What you should do:
Search the material below for the string "Item" and extract each line that has it.

Input for this task:
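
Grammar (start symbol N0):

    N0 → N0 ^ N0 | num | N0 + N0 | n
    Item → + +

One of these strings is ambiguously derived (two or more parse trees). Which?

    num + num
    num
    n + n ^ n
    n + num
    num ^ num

n + n ^ n

num + num: 1 tree
num: 1 tree
n + n ^ n: 2 trees
n + num: 1 tree
num ^ num: 1 tree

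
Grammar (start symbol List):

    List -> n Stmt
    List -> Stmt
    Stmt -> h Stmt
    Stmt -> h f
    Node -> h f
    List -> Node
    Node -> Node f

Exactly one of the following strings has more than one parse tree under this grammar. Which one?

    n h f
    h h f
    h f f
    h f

n h f: 1 tree
h h f: 1 tree
h f f: 1 tree
h f: 2 trees

h f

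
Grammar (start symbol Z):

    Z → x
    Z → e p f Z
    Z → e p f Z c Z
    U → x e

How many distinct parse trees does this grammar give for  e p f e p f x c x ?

Parse trees for e p f e p f x c x:
  [Z e p f [Z e p f [Z x] c [Z x]]]
  [Z e p f [Z e p f [Z x]] c [Z x]]

2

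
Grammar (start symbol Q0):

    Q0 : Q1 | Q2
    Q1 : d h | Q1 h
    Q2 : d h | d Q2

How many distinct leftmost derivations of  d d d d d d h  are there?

Parse trees for d d d d d d h:
  [Q0 [Q2 d [Q2 d [Q2 d [Q2 d [Q2 d [Q2 d h]]]]]]]

1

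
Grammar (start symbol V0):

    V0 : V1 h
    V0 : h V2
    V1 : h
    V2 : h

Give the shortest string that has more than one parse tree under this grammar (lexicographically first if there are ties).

length 2: h h has 2 parse trees

Two derivations of h h:
  V0 ⇒ V1 h ⇒ h h
  V0 ⇒ h V2 ⇒ h h

h h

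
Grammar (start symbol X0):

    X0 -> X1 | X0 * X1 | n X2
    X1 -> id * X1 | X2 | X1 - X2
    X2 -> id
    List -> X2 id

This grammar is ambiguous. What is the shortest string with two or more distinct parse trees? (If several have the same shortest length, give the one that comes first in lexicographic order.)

id * id

length 1: no string has ≥2 trees
length 2: no string has ≥2 trees
length 3: id * id has 2 parse trees

Two derivations of id * id:
  X0 ⇒ X1 ⇒ id * X1 ⇒ id * X2 ⇒ id * id
  X0 ⇒ X0 * X1 ⇒ X1 * X1 ⇒ X2 * X1 ⇒ id * X1 ⇒ id * X2 ⇒ id * id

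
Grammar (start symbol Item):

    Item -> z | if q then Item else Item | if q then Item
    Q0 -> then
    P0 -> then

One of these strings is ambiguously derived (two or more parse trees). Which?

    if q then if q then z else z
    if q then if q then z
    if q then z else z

if q then if q then z else z

if q then if q then z else z: 2 trees
if q then if q then z: 1 tree
if q then z else z: 1 tree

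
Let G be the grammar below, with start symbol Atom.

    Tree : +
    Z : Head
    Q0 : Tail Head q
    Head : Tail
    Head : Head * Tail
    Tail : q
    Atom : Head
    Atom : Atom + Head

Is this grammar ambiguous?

Unambiguous

(Z, Q0, Tree are unreachable from Atom, so their rules don't affect L(Atom).) The grammar is stratified — Atom handles '+' (left-recursive), Head handles '*', Tail atoms. Each operator has a fixed associativity and precedence level, so every string has one parse.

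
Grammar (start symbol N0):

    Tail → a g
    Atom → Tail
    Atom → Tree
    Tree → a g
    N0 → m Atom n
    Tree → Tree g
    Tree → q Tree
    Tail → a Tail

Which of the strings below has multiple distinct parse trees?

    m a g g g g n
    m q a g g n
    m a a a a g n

m a g g g g n: 1 tree
m q a g g n: 2 trees
m a a a a g n: 1 tree

m q a g g n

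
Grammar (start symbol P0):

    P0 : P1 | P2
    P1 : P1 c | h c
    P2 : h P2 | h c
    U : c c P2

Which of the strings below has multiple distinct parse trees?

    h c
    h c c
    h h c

h c: 2 trees
h c c: 1 tree
h h c: 1 tree

h c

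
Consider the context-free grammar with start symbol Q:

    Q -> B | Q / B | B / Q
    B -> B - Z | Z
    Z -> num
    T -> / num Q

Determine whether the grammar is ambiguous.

Ambiguous

Witness: num / num

Derivation 1: Q ⇒ Q / B ⇒ B / B ⇒ Z / B ⇒ num / B ⇒ num / Z ⇒ num / num
Derivation 2: Q ⇒ B / Q ⇒ Z / Q ⇒ num / Q ⇒ num / B ⇒ num / Z ⇒ num / num

Two distinct leftmost derivations for the same string.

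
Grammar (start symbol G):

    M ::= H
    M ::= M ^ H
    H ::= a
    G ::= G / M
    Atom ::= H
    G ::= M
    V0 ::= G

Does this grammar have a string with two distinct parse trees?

Unambiguous

Only G, M, H are reachable from G; ignoring the rest: The grammar is stratified — G handles '/' (left-recursive), M handles '^', H atoms. Each operator has a fixed associativity and precedence level, so every string has one parse.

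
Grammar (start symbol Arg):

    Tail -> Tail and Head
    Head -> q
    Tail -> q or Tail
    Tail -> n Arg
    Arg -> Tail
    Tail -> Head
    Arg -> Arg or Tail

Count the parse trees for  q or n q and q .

Parse trees for q or n q and q:
  [Arg [Tail [Tail q or [Tail n [Arg [Tail [Head q]]]]] and [Head q]]]
  [Arg [Tail q or [Tail [Tail n [Arg [Tail [Head q]]]] and [Head q]]]]
  [Arg [Tail q or [Tail n [Arg [Tail [Tail [Head q]] and [Head q]]]]]]
  [Arg [Arg [Tail [Head q]]] or [Tail [Tail n [Arg [Tail [Head q]]]] and [Head q]]]
  [Arg [Arg [Tail [Head q]]] or [Tail n [Arg [Tail [Tail [Head q]] and [Head q]]]]]

5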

Final answer:
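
    Item → + +
Grammar (start symbol Item):
    Item -> z | if q then Item else Item | if q then Item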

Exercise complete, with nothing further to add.